> [PROBLEM STATEMENT] Only the lines from the one containing "For reference, the" through the last line of the material should be returned, each exactly as it stands.

> [LISTED ENTRIES]
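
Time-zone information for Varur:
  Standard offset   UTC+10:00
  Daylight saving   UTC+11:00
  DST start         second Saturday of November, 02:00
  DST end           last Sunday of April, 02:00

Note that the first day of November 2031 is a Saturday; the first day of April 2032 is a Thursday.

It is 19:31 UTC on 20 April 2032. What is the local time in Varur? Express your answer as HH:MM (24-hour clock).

1 November 2031 is a Saturday, so the first Saturday is November 1 and the second is November 8.
1 April 2032 is a Thursday, so Sundays fall on 4, 11, 18, 25; the last is April 25.
At the standard offset (UTC+10:00), 19:31 UTC + 10h = 05:31 Varur standard time (rolling into the next day, 21 April 2032).
The standard-time date in Varur, 21 April 2032, falls between 8 November 2031 and 25 April 2032, so daylight saving is in effect and Varur is at UTC+11:00.
19:31 UTC + 11h = 06:31 local (rolling into the next day, 21 April 2032).

06:31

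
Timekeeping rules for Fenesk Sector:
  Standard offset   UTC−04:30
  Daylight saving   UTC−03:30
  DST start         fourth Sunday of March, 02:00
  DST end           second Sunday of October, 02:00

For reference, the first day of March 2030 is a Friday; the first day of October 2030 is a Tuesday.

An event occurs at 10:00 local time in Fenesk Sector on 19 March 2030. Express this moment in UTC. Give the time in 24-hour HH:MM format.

1 March 2030 is a Friday, so the first Sunday is March 3 and the fourth is March 24.
1 October 2030 is a Tuesday, so the first Sunday is October 6 and the second is October 13.
19 March 2030 is outside the daylight-saving period (24 March – 13 October), so Fenesk Sector is on standard time, UTC−04:30.
10:00 local + 4h30m = 14:30 UTC.

14:30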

> [FINISHED EXERCISE]
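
For reference, the first day of March 2030 is a Friday; the first day of October 2030 is a Tuesday.

An event occurs at 10:00 local time in Fenesk Sector on 19 March 2030. Express this moment in UTC. Give the time in 24-hour HH:MM format.

1 March 2030 is a Friday, so the first Sunday is March 3 and the fourth is March 24.
1 October 2030 is a Tuesday, so the first Sunday is October 6 and the second is October 13.
19 March 2030 is outside the daylight-saving period (24 March – 13 October), so Fenesk Sector is on standard time, UTC−04:30.
10:00 local + 4h30m = 14:30 UTC.

14:30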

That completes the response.